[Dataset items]
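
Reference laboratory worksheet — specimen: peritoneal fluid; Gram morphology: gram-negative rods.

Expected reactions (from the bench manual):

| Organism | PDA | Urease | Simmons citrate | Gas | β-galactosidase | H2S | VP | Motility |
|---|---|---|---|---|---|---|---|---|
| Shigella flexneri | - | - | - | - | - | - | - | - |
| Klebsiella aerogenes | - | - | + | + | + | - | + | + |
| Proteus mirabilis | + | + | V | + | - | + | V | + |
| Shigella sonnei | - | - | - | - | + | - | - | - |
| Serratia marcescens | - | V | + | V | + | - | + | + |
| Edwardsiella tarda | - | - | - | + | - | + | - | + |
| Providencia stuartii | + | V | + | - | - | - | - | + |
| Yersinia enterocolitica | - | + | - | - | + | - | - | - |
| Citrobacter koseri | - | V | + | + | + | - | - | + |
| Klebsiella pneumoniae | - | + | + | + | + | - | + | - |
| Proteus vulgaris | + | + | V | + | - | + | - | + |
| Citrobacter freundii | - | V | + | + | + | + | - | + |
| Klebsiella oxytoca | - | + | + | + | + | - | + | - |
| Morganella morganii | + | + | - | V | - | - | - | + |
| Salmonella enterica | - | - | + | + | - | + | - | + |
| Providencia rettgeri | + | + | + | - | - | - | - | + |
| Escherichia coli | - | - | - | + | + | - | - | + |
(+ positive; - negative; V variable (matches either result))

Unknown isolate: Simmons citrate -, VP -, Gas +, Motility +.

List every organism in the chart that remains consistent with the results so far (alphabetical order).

Gas +: excludes 5 organisms — 12 left.
Simmons citrate -: excludes 7 organisms — 5 left.
VP -: all 5 remaining candidates are consistent.
Motility +: all 5 remaining candidates are consistent.

Edwardsiella tarda, Escherichia coli, Morganella morganii, Proteus mirabilis, Proteus vulgaris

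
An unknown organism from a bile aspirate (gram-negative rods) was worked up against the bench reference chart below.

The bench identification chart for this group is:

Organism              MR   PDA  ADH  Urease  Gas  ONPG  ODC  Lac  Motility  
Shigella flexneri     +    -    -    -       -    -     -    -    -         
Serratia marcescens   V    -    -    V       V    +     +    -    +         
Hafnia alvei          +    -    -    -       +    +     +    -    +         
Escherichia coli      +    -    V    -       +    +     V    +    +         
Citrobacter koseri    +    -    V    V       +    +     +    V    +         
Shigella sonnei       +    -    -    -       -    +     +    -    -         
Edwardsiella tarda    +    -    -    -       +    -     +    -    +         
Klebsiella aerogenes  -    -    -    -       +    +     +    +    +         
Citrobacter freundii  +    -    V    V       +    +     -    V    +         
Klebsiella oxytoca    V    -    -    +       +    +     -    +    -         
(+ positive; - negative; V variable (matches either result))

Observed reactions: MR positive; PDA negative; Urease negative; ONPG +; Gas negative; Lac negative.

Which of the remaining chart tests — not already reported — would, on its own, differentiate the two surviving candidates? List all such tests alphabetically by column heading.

Motility

ONPG +: excludes Shigella flexneri, Edwardsiella tarda — 8 left.
MR +: excludes Klebsiella aerogenes — 7 left.
PDA -: all 7 remaining candidates are consistent.
Lac -: excludes Escherichia coli, Klebsiella oxytoca — 5 left.
Urease -: all 5 remaining candidates are consistent.
Gas -: excludes Hafnia alvei, Citrobacter koseri, Citrobacter freundii — 2 left.
Two candidates remain: Serratia marcescens and Shigella sonnei.
  ADH: - vs - — same for both, does not separate.
  ODC: + vs + — same for both, does not separate.
  Motility: Serratia marcescens +, Shigella sonnei - — discriminates.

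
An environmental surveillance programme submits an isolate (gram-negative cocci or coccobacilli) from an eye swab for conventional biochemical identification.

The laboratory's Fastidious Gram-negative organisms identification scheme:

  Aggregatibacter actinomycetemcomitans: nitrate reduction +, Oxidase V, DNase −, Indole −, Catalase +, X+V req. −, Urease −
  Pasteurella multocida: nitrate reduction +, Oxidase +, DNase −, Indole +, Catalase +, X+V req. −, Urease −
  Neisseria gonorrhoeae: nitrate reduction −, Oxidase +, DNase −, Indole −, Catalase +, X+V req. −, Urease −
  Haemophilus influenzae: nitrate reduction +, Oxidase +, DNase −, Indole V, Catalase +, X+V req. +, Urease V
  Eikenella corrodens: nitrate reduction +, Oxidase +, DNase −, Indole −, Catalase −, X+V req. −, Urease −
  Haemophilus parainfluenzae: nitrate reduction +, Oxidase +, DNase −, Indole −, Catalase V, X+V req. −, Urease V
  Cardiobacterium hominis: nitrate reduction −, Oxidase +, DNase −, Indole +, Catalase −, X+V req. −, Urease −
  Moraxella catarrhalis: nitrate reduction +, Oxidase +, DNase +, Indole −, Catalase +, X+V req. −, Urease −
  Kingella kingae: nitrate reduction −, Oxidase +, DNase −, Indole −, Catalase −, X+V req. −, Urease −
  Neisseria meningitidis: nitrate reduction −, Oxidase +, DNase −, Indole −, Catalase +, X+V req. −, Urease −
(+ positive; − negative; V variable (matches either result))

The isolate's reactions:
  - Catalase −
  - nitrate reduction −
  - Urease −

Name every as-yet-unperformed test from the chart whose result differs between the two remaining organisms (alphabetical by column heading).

Indole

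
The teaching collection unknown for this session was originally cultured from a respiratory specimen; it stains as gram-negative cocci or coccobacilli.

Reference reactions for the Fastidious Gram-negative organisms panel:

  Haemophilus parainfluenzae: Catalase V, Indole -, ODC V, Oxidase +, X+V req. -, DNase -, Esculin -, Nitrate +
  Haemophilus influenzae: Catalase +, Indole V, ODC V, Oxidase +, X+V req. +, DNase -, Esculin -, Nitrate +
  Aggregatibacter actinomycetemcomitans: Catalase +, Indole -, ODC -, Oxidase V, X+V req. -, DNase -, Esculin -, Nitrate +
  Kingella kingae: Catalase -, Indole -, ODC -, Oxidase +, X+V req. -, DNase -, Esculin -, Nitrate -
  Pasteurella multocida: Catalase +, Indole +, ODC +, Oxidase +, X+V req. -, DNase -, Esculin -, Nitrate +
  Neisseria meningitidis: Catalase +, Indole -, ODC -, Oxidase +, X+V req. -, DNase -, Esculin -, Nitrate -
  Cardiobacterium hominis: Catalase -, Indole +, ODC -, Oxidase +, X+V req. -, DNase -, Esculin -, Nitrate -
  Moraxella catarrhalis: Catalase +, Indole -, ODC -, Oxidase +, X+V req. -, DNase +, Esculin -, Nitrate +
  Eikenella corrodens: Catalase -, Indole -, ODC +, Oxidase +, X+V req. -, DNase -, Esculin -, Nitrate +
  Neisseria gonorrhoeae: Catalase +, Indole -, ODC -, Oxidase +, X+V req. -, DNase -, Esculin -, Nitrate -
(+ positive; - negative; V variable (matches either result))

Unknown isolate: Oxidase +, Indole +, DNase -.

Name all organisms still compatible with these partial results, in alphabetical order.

Cardiobacterium hominis, Haemophilus influenzae, Pasteurella multocida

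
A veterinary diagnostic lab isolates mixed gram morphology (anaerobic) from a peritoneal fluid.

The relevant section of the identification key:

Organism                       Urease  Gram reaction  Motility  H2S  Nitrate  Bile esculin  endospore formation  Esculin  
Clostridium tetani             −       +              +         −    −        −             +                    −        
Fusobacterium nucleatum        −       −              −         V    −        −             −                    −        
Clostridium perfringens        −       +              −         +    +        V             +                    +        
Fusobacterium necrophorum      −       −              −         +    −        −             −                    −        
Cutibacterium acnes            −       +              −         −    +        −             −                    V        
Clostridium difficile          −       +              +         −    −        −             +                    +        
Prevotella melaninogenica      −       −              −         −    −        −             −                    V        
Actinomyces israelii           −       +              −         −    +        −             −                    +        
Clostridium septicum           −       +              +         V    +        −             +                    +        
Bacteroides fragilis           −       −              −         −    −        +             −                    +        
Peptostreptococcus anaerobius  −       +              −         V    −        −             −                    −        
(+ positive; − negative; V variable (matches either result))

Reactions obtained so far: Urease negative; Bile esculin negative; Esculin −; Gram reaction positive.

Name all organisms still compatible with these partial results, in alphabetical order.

Clostridium tetani, Cutibacterium acnes, Peptostreptococcus anaerobius

Bile esculin −: excludes Bacteroides fragilis — 10 left.
Urease −: all 10 remaining candidates are consistent.
Gram reaction +: excludes Fusobacterium nucleatum, Fusobacterium necrophorum, Prevotella melaninogenica — 7 left.
Esculin −: excludes Clostridium perfringens, Clostridium difficile, Actinomyces israelii, Clostridium septicum — 3 left.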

» Assigned task
Copy the entries word for word. Start at the first line and end with the line containing "Edwardsiella tarda |".

» Expected output
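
Reference laboratory worksheet — specimen: peritoneal fluid; Gram morphology: gram-negative rods.

Expected reactions (from the bench manual):

| Organism | PDA | Urease | Simmons citrate | Gas | β-galactosidase | H2S | VP | Motility |
|---|---|---|---|---|---|---|---|---|
| Shigella flexneri | - | - | - | - | - | - | - | - |
| Klebsiella aerogenes | - | - | + | + | + | - | + | + |
| Proteus mirabilis | + | + | V | + | - | + | V | + |
| Shigella sonnei | - | - | - | - | + | - | - | - |
| Serratia marcescens | - | V | + | V | + | - | + | + |
| Edwardsiella tarda | - | - | - | + | - | + | - | + |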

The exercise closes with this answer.